(Data to examine Opens)

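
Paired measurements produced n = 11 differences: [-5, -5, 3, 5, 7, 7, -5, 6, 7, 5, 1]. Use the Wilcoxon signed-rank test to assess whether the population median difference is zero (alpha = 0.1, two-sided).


Step 1: Drop any zero differences (none here) and take |d_i|.
|d| = [5, 5, 3, 5, 7, 7, 5, 6, 7, 5, 1]
Step 2: Midrank |d_i| (ties get averaged ranks).
ranks: |5|->5, |5|->5, |3|->2, |5|->5, |7|->10, |7|->10, |5|->5, |6|->8, |7|->10, |5|->5, |1|->1
Step 3: Attach original signs; sum ranks with positive sign and with negative sign.
W+ = 2 + 5 + 10 + 10 + 8 + 10 + 5 + 1 = 51
W- = 5 + 5 + 5 = 15
(Check: W+ + W- = 66 should equal n(n+1)/2 = 66.)
Step 4: Test statistic W = min(W+, W-) = 15.
Step 5: Ties in |d|, so use the tie-corrected normal approximation.
        E[W] = n(n+1)/4 = 11*12/4 = 33.
        Tie groups: |d|=5 (t=5), |d|=7 (t=3); sum(t^3 - t) = 144.
        Var[W] = n(n+1)(2n+1)/24 - sum(t^3-t)/48 = 3036/24 - 144/48 = 123.5.
        z = (W - E[W]) / sqrt(Var[W]) = (15 - 33) / 11.1131 = -1.6197.
        Two-sided p = 2*Phi(z) = 0.105293.
Step 6: alpha = 0.1. fail to reject H0.

W+ = 51, W- = 15, W = min = 15, p = 0.105293, fail to reject H0.


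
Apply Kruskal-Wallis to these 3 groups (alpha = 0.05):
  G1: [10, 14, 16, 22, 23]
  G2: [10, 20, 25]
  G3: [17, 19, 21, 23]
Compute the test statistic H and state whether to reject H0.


Step 1: Combine all N = 12 observations and assign midranks.
sorted (value, group, rank): (10,G1,1.5), (10,G2,1.5), (14,G1,3), (16,G1,4), (17,G3,5), (19,G3,6), (20,G2,7), (21,G3,8), (22,G1,9), (23,G1,10.5), (23,G3,10.5), (25,G2,12)
Step 2: Sum ranks within each group.
R_1 = 28 (n_1 = 5)
R_2 = 20.5 (n_2 = 3)
R_3 = 29.5 (n_3 = 4)
Step 3: H = 12/(N(N+1)) * sum(R_i^2/n_i) - 3(N+1)
     = 12/(12*13) * (28^2/5 + 20.5^2/3 + 29.5^2/4) - 3*13
     = 0.076923 * 514.446 - 39
     = 0.572756.
Step 4: Ties present; correction factor C = 1 - 12/(12^3 - 12) = 0.993007. Corrected H = 0.572756 / 0.993007 = 0.576790.
Step 5: Under H0, H ~ chi^2(2); p-value = 0.749466.
Step 6: alpha = 0.05. fail to reject H0.

H = 0.5768, df = 2, p = 0.749466, fail to reject H0.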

(Data to examine Closes)

Work instructions: In full and word for word, output the entries.

Expected output:
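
Paired measurements produced n = 11 differences: [-5, -5, 3, 5, 7, 7, -5, 6, 7, 5, 1]. Use the Wilcoxon signed-rank test to assess whether the population median difference is zero (alpha = 0.1, two-sided).


Step 1: Drop any zero differences (none here) and take |d_i|.
|d| = [5, 5, 3, 5, 7, 7, 5, 6, 7, 5, 1]
Step 2: Midrank |d_i| (ties get averaged ranks).
ranks: |5|->5, |5|->5, |3|->2, |5|->5, |7|->10, |7|->10, |5|->5, |6|->8, |7|->10, |5|->5, |1|->1
Step 3: Attach original signs; sum ranks with positive sign and with negative sign.
W+ = 2 + 5 + 10 + 10 + 8 + 10 + 5 + 1 = 51
W- = 5 + 5 + 5 = 15
(Check: W+ + W- = 66 should equal n(n+1)/2 = 66.)
Step 4: Test statistic W = min(W+, W-) = 15.
Step 5: Ties in |d|, so use the tie-corrected normal approximation.
        E[W] = n(n+1)/4 = 11*12/4 = 33.
        Tie groups: |d|=5 (t=5), |d|=7 (t=3); sum(t^3 - t) = 144.
        Var[W] = n(n+1)(2n+1)/24 - sum(t^3-t)/48 = 3036/24 - 144/48 = 123.5.
        z = (W - E[W]) / sqrt(Var[W]) = (15 - 33) / 11.1131 = -1.6197.
        Two-sided p = 2*Phi(z) = 0.105293.
Step 6: alpha = 0.1. fail to reject H0.

W+ = 51, W- = 15, W = min = 15, p = 0.105293, fail to reject H0.


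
Apply Kruskal-Wallis to these 3 groups (alpha = 0.05):
  G1: [10, 14, 16, 22, 23]
  G2: [10, 20, 25]
  G3: [17, 19, 21, 23]
Compute the test statistic H and state whether to reject H0.


Step 1: Combine all N = 12 observations and assign midranks.
sorted (value, group, rank): (10,G1,1.5), (10,G2,1.5), (14,G1,3), (16,G1,4), (17,G3,5), (19,G3,6), (20,G2,7), (21,G3,8), (22,G1,9), (23,G1,10.5), (23,G3,10.5), (25,G2,12)
Step 2: Sum ranks within each group.
R_1 = 28 (n_1 = 5)
R_2 = 20.5 (n_2 = 3)
R_3 = 29.5 (n_3 = 4)
Step 3: H = 12/(N(N+1)) * sum(R_i^2/n_i) - 3(N+1)
     = 12/(12*13) * (28^2/5 + 20.5^2/3 + 29.5^2/4) - 3*13
     = 0.076923 * 514.446 - 39
     = 0.572756.
Step 4: Ties present; correction factor C = 1 - 12/(12^3 - 12) = 0.993007. Corrected H = 0.572756 / 0.993007 = 0.576790.
Step 5: Under H0, H ~ chi^2(2); p-value = 0.749466.
Step 6: alpha = 0.05. fail to reject H0.

H = 0.5768, df = 2, p = 0.749466, fail to reject H0.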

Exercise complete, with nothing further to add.